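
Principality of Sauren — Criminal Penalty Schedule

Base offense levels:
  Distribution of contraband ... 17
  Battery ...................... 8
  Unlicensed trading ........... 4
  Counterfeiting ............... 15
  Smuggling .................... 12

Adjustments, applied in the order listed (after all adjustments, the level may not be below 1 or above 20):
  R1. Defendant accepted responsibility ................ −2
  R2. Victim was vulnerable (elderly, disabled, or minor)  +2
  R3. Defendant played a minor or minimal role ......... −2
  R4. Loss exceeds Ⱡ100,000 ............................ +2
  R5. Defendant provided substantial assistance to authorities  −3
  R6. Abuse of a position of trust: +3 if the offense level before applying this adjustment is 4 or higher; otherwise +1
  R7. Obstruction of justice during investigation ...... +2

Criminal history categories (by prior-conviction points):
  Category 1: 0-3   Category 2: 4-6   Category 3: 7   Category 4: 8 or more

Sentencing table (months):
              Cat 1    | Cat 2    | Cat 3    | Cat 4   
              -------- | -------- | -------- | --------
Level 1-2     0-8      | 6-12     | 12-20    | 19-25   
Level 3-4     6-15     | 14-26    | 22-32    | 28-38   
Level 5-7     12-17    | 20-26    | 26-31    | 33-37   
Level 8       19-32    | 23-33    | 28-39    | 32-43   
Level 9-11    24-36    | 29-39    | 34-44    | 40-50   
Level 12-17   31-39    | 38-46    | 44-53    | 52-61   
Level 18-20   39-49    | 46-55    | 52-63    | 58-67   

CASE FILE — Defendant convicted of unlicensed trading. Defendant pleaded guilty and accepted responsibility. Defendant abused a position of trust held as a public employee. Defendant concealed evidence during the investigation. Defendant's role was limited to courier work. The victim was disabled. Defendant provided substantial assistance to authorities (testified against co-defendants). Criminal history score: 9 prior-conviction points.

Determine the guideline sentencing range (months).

19-25 months

Base offense level for unlicensed trading: 4.
R1 applies: 4 − 2 = 2.
R2 applies: 2 + 2 = 4.
R3 applies: 4 − 2 = 2.
R5 applies: 2 − 3 = -1.
R6 applies (level before this adjustment is -1 < 4, so +1): -1 + 1 = 0.
R7 applies: 0 + 2 = 2.
Final offense level: 2.
Criminal history: 9 prior points → Category 4 (8+).
Level 2 falls in the 1-2 band.
Grid: Level 1-2 × Category 4 = 19-25 months.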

_____

EXERCISE GOAL: Copy, from the material, each line that holds the string "role".

COMPLETED TASK:
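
  R3. Defendant played a minor or minimal role ......... −2
CASE FILE — Defendant convicted of unlicensed trading. Defendant pleaded guilty and accepted responsibility. Defendant abused a position of trust held as a public employee. Defendant concealed evidence during the investigation. Defendant's role was limited to courier work. The victim was disabled. Defendant provided substantial assistance to authorities (testified against co-defendants). Criminal history score: 9 prior-conviction points.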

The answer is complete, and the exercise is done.